SOURCE MATERIAL START

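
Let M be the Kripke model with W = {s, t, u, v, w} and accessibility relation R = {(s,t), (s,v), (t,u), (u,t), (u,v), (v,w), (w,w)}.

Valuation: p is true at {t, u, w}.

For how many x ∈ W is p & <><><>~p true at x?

1

s: p is F, <><><>~p is T. ✗
t: p is T, <><><>~p is F. ✗
u: p is T, <><><>~p is T. ✓
v: p is F, <><><>~p is F. ✗
w: p is T, <><><>~p is F. ✗
Satisfying worlds: {u}.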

SOURCE MATERIAL END

### WHAT NEEDS TO BE DONE
In full and without alteration, retype the entries above.

### WRITTEN SOLUTION
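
Let M be the Kripke model with W = {s, t, u, v, w} and accessibility relation R = {(s,t), (s,v), (t,u), (u,t), (u,v), (v,w), (w,w)}.

Valuation: p is true at {t, u, w}.

For how many x ∈ W is p & <><><>~p true at x?

1

s: p is F, <><><>~p is T. ✗
t: p is T, <><><>~p is F. ✗
u: p is T, <><><>~p is T. ✓
v: p is F, <><><>~p is F. ✗
w: p is T, <><><>~p is F. ✗
Satisfying worlds: {u}.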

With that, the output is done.